Task directions
Provide the data again exactly, including every line that follows.

(Excerpts from a dataset)
▬▬▬▬▬▬
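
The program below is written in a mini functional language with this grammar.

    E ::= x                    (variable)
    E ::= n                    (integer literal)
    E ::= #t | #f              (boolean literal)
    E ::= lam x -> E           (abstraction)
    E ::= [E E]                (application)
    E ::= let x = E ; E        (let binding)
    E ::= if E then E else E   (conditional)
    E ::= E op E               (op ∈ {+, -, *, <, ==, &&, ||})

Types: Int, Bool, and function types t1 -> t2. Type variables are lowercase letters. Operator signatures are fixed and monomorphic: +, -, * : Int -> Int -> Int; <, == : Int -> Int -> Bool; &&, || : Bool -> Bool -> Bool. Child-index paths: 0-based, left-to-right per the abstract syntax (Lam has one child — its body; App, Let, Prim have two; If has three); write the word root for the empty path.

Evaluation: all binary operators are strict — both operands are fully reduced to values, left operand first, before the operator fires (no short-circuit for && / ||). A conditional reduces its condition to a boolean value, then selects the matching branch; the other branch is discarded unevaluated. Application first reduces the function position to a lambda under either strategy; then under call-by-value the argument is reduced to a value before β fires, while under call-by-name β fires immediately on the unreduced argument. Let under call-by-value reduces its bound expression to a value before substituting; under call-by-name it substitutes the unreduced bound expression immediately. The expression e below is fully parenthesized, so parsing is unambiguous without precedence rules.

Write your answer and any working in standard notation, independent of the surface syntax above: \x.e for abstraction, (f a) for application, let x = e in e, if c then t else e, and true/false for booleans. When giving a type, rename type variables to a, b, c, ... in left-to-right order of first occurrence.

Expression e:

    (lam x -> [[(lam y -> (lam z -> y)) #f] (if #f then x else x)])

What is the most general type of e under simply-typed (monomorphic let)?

Derivation:
y : b
\z._ : c -> b
\y._ : b -> c -> b
  unify b -> c -> b ~ Bool -> d
  unify b ~ Bool
  unify c -> Bool ~ d
_ _ : c -> Bool
  unify Bool ~ Bool
x : a
x : a
  unify a ~ a
  unify c -> Bool ~ a -> e
  unify c ~ a
  unify Bool ~ e
_ _ : Bool
\x._ : a -> Bool

Answer: a -> Bool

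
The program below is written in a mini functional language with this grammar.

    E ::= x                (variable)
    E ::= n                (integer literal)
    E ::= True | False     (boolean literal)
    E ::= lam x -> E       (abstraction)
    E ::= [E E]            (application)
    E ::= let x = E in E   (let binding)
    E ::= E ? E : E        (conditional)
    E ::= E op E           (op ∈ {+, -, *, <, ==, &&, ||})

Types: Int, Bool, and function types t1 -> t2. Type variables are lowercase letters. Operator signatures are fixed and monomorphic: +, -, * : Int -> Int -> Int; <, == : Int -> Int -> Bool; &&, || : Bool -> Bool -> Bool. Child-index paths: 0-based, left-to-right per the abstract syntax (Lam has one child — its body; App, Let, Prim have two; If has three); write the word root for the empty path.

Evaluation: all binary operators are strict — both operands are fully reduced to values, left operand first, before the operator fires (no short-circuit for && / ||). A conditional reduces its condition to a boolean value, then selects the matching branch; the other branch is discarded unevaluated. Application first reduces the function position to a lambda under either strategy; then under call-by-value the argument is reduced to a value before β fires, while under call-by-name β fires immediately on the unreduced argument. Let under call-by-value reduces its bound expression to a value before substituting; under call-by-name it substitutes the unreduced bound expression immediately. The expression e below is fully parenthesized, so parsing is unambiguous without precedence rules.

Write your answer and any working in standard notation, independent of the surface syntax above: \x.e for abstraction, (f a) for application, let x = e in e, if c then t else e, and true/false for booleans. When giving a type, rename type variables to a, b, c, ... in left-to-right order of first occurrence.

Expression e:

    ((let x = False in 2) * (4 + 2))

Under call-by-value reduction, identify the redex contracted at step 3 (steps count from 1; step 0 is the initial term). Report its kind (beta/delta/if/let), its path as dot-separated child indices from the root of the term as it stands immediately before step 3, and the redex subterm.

Working:
step 0: ((let x = false in 2) * (4 + 2))
step 1: [let@0] (2 * (4 + 2))
step 2: [delta@1] (2 * 6)
step 3: [delta@root] 12

Answer: delta at root : (2 * 6)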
▬▬▬▬▬▬
Task output
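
The program below is written in a mini functional language with this grammar.

    E ::= x                    (variable)
    E ::= n                    (integer literal)
    E ::= #t | #f              (boolean literal)
    E ::= lam x -> E           (abstraction)
    E ::= [E E]                (application)
    E ::= let x = E ; E        (let binding)
    E ::= if E then E else E   (conditional)
    E ::= E op E               (op ∈ {+, -, *, <, ==, &&, ||})

Types: Int, Bool, and function types t1 -> t2. Type variables are lowercase letters. Operator signatures are fixed and monomorphic: +, -, * : Int -> Int -> Int; <, == : Int -> Int -> Bool; &&, || : Bool -> Bool -> Bool. Child-index paths: 0-based, left-to-right per the abstract syntax (Lam has one child — its body; App, Let, Prim have two; If has three); write the word root for the empty path.

Evaluation: all binary operators are strict — both operands are fully reduced to values, left operand first, before the operator fires (no short-circuit for && / ||). A conditional reduces its condition to a boolean value, then selects the matching branch; the other branch is discarded unevaluated. Application first reduces the function position to a lambda under either strategy; then under call-by-value the argument is reduced to a value before β fires, while under call-by-name β fires immediately on the unreduced argument. Let under call-by-value reduces its bound expression to a value before substituting; under call-by-name it substitutes the unreduced bound expression immediately. The expression e below is fully parenthesized, so parsing is unambiguous without precedence rules.

Write your answer and any working in standard notation, independent of the surface syntax above: \x.e for abstraction, (f a) for application, let x = e in e, if c then t else e, and true/false for booleans. When giving a type, rename type variables to a, b, c, ... in left-to-right order of first occurrence.

Expression e:

    (lam x -> [[(lam y -> (lam z -> y)) #f] (if #f then x else x)])

What is the most general type of e under simply-typed (monomorphic let)?

Derivation:
y : b
\z._ : c -> b
\y._ : b -> c -> b
  unify b -> c -> b ~ Bool -> d
  unify b ~ Bool
  unify c -> Bool ~ d
_ _ : c -> Bool
  unify Bool ~ Bool
x : a
x : a
  unify a ~ a
  unify c -> Bool ~ a -> e
  unify c ~ a
  unify Bool ~ e
_ _ : Bool
\x._ : a -> Bool

Answer: a -> Bool

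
The program below is written in a mini functional language with this grammar.

    E ::= x                (variable)
    E ::= n                (integer literal)
    E ::= True | False     (boolean literal)
    E ::= lam x -> E       (abstraction)
    E ::= [E E]            (application)
    E ::= let x = E in E   (let binding)
    E ::= E ? E : E        (conditional)
    E ::= E op E           (op ∈ {+, -, *, <, ==, &&, ||})

Types: Int, Bool, and function types t1 -> t2. Type variables are lowercase letters. Operator signatures are fixed and monomorphic: +, -, * : Int -> Int -> Int; <, == : Int -> Int -> Bool; &&, || : Bool -> Bool -> Bool. Child-index paths: 0-based, left-to-right per the abstract syntax (Lam has one child — its body; App, Let, Prim have two; If has three); write the word root for the empty path.

Evaluation: all binary operators are strict — both operands are fully reduced to values, left operand first, before the operator fires (no short-circuit for && / ||). A conditional reduces its condition to a boolean value, then selects the matching branch; the other branch is discarded unevaluated. Application first reduces the function position to a lambda under either strategy; then under call-by-value the argument is reduced to a value before β fires, while under call-by-name β fires immediately on the unreduced argument. Let under call-by-value reduces its bound expression to a value before substituting; under call-by-name it substitutes the unreduced bound expression immediately. The expression e below is fully parenthesized, so parsing is unambiguous without precedence rules.

Write your answer and any working in standard notation, independent of the surface syntax above: \x.e for abstraction, (f a) for application, let x = e in e, if c then t else e, and true/false for booleans. When giving a type, rename type variables to a, b, c, ... in left-to-right order of first occurrence.

Expression e:

    ((let x = False in 2) * (4 + 2))

Under call-by-value reduction, identify the redex contracted at step 3 (steps count from 1; step 0 is the initial term). Report its kind (beta/delta/if/let), its path as dot-separated child indices from the root of the term as it stands immediately before step 3, and the redex subterm.

Working:
step 0: ((let x = false in 2) * (4 + 2))
step 1: [let@0] (2 * (4 + 2))
step 2: [delta@1] (2 * 6)
step 3: [delta@root] 12

Answer: delta at root : (2 * 6)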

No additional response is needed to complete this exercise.